Problem to work on: Restate the entries word for word, omitting nothing.

Extracted records:
+++
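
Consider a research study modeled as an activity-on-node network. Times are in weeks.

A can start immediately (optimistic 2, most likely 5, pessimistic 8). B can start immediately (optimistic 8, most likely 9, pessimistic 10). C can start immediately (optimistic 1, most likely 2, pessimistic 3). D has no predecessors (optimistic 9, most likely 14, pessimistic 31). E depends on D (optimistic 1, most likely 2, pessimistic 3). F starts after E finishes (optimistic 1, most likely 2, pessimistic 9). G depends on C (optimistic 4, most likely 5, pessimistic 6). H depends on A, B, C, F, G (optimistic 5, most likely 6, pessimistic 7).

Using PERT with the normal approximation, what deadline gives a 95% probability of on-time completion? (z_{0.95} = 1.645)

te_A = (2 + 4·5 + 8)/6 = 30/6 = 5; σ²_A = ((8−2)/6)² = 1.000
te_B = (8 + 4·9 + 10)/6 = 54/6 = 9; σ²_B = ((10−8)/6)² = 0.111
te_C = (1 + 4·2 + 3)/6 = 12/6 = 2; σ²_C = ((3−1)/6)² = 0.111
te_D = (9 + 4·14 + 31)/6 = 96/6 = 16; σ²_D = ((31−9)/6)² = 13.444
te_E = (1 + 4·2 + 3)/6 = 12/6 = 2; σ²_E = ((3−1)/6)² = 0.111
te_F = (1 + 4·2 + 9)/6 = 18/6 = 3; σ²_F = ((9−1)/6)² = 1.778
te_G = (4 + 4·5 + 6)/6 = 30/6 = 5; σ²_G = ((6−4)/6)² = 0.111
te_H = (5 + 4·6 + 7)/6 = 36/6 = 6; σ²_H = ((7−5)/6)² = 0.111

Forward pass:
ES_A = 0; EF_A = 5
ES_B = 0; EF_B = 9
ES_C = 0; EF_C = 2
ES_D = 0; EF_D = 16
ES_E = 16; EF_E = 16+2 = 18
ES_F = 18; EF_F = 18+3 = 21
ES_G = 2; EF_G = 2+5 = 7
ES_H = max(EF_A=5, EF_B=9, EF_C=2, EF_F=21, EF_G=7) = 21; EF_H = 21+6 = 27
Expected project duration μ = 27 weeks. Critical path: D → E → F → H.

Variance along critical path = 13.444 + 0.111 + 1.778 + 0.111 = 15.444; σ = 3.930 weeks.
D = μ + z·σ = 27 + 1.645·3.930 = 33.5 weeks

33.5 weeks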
+++
Result of the exercise:
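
Consider a research study modeled as an activity-on-node network. Times are in weeks.

A can start immediately (optimistic 2, most likely 5, pessimistic 8). B can start immediately (optimistic 8, most likely 9, pessimistic 10). C can start immediately (optimistic 1, most likely 2, pessimistic 3). D has no predecessors (optimistic 9, most likely 14, pessimistic 31). E depends on D (optimistic 1, most likely 2, pessimistic 3). F starts after E finishes (optimistic 1, most likely 2, pessimistic 9). G depends on C (optimistic 4, most likely 5, pessimistic 6). H depends on A, B, C, F, G (optimistic 5, most likely 6, pessimistic 7).

Using PERT with the normal approximation, what deadline gives a 95% probability of on-time completion? (z_{0.95} = 1.645)

te_A = (2 + 4·5 + 8)/6 = 30/6 = 5; σ²_A = ((8−2)/6)² = 1.000
te_B = (8 + 4·9 + 10)/6 = 54/6 = 9; σ²_B = ((10−8)/6)² = 0.111
te_C = (1 + 4·2 + 3)/6 = 12/6 = 2; σ²_C = ((3−1)/6)² = 0.111
te_D = (9 + 4·14 + 31)/6 = 96/6 = 16; σ²_D = ((31−9)/6)² = 13.444
te_E = (1 + 4·2 + 3)/6 = 12/6 = 2; σ²_E = ((3−1)/6)² = 0.111
te_F = (1 + 4·2 + 9)/6 = 18/6 = 3; σ²_F = ((9−1)/6)² = 1.778
te_G = (4 + 4·5 + 6)/6 = 30/6 = 5; σ²_G = ((6−4)/6)² = 0.111
te_H = (5 + 4·6 + 7)/6 = 36/6 = 6; σ²_H = ((7−5)/6)² = 0.111

Forward pass:
ES_A = 0; EF_A = 5
ES_B = 0; EF_B = 9
ES_C = 0; EF_C = 2
ES_D = 0; EF_D = 16
ES_E = 16; EF_E = 16+2 = 18
ES_F = 18; EF_F = 18+3 = 21
ES_G = 2; EF_G = 2+5 = 7
ES_H = max(EF_A=5, EF_B=9, EF_C=2, EF_F=21, EF_G=7) = 21; EF_H = 21+6 = 27
Expected project duration μ = 27 weeks. Critical path: D → E → F → H.

Variance along critical path = 13.444 + 0.111 + 1.778 + 0.111 = 15.444; σ = 3.930 weeks.
D = μ + z·σ = 27 + 1.645·3.930 = 33.5 weeks

33.5 weeks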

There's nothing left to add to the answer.